## WORK ITEM
In the data below, find every line with the string "What" and pull it out.

## INFORMATION PROVIDED
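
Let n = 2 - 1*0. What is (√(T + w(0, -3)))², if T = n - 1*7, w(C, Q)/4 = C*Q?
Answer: -5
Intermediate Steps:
n = 2 (n = 2 + 0 = 2)
w(C, Q) = 4*C*Q (w(C, Q) = 4*(C*Q) = 4*C*Q)
T = -5 (T = 2 - 1*7 = 2 - 7 = -5)
(√(T + w(0, -3)))² = (√(-5 + 4*0*(-3)))² = (√(-5 + 0))² = (√(-5))² = (I*√5)² = -5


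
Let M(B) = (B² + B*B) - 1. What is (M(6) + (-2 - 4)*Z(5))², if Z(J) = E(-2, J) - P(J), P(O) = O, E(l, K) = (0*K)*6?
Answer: 10201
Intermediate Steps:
E(l, K) = 0 (E(l, K) = 0*6 = 0)
M(B) = -1 + 2*B² (M(B) = (B² + B²) - 1 = 2*B² - 1 = -1 + 2*B²)
Z(J) = -J (Z(J) = 0 - J = -J)
(M(6) + (-2 - 4)*Z(5))² = ((-1 + 2*6²) + (-2 - 4)*(-1*5))² = ((-1 + 2*36) - 6*(-5))² = ((-1 + 72) + 30)² = (71 + 30)² = 101² = 10201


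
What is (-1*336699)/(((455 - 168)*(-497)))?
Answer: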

## OUTPUT FOR THIS TASK
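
Let n = 2 - 1*0. What is (√(T + w(0, -3)))², if T = n - 1*7, w(C, Q)/4 = C*Q?
Let M(B) = (B² + B*B) - 1. What is (M(6) + (-2 - 4)*Z(5))², if Z(J) = E(-2, J) - P(J), P(O) = O, E(l, K) = (0*K)*6?
What is (-1*336699)/(((455 - 168)*(-497)))?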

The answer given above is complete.